* What is required *
Look below for the line that has "post-operative inflammation event → nocturnal". Set down the lines from there through the line that has "dehydration crisis →", exactly as written.

Extracted data entries:
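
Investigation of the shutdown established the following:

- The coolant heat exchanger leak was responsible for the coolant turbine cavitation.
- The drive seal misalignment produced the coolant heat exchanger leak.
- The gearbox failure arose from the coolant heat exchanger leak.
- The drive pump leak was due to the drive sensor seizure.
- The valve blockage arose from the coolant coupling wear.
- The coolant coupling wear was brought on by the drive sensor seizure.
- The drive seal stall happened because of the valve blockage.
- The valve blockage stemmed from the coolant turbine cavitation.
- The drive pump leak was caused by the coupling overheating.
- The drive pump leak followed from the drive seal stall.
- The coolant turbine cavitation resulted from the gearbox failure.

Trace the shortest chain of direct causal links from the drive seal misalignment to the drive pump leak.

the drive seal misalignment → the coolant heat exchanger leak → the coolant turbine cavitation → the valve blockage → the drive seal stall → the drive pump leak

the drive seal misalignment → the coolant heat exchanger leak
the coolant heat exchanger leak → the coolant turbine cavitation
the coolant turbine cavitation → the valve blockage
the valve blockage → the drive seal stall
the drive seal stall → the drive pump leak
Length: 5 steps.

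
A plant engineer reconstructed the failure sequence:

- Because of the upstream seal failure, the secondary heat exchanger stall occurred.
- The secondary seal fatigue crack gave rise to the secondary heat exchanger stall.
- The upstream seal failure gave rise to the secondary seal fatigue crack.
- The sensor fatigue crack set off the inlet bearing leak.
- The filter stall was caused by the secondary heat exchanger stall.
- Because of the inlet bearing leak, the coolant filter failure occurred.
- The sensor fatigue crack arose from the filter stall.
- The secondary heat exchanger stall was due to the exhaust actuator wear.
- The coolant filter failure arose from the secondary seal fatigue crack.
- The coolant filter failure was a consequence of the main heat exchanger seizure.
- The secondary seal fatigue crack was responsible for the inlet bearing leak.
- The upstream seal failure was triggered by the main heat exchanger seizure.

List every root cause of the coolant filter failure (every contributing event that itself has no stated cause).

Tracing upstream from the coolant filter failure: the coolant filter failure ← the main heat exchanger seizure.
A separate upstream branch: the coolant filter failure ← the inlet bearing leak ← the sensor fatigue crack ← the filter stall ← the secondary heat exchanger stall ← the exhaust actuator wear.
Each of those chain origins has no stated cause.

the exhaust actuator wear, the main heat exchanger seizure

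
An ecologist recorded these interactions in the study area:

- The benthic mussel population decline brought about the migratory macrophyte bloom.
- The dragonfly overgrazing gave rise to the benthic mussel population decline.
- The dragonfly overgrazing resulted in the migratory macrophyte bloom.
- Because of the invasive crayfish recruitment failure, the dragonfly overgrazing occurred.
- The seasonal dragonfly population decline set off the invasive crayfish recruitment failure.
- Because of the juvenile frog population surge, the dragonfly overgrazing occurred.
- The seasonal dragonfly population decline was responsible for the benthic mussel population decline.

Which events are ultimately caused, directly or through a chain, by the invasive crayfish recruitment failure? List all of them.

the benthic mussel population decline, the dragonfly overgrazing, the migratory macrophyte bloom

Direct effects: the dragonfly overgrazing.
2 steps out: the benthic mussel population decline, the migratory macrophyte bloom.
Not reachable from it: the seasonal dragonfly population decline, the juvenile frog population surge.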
* * *
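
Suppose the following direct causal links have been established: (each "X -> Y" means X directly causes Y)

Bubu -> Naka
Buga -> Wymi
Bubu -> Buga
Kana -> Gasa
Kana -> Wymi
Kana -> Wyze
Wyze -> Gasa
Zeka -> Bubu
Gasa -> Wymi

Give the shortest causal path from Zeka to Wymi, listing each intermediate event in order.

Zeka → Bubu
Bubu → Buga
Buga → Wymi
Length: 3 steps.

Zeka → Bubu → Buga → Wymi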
==
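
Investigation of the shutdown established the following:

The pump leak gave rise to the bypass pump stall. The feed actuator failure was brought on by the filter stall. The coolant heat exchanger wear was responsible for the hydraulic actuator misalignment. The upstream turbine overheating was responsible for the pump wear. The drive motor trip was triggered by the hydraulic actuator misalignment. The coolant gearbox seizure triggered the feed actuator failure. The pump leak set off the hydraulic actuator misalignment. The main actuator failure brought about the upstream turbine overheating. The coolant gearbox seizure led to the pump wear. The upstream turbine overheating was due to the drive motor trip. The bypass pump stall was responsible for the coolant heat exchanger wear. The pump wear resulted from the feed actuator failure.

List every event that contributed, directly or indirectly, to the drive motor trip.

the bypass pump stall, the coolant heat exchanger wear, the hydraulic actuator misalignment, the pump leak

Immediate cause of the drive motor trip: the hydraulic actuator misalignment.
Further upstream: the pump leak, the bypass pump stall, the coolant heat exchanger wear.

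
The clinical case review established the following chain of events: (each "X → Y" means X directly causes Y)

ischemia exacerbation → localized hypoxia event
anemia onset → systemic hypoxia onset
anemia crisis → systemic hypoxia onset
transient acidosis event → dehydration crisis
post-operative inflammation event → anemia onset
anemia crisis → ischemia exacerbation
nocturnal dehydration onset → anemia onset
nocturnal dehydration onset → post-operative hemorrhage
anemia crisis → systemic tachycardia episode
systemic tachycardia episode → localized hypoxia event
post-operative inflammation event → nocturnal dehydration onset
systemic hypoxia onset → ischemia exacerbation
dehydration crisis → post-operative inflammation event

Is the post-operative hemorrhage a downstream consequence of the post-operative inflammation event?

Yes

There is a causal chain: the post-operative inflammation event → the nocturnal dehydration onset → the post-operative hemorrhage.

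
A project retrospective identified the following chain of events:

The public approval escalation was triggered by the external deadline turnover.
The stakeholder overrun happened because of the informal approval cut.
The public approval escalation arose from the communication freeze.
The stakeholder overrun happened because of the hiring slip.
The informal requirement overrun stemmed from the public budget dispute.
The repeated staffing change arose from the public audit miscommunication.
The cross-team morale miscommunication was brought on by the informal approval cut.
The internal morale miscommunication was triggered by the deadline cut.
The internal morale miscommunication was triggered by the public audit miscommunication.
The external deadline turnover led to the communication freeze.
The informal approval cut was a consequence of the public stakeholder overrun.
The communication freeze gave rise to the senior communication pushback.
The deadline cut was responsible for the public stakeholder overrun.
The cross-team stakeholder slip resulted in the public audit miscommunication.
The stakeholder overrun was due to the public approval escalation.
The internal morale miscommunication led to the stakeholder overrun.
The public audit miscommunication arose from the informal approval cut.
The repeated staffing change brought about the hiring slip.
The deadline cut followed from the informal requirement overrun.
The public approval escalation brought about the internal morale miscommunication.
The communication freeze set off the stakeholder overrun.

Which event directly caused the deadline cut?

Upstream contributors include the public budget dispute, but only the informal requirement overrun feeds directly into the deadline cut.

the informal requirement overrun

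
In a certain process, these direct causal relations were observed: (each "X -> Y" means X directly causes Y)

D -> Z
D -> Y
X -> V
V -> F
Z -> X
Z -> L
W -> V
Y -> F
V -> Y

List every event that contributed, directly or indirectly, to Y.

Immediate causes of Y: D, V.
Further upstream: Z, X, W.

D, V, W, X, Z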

* Response *
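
post-operative inflammation event → nocturnal dehydration onset
systemic hypoxia onset → ischemia exacerbation
dehydration crisis → post-operative inflammation event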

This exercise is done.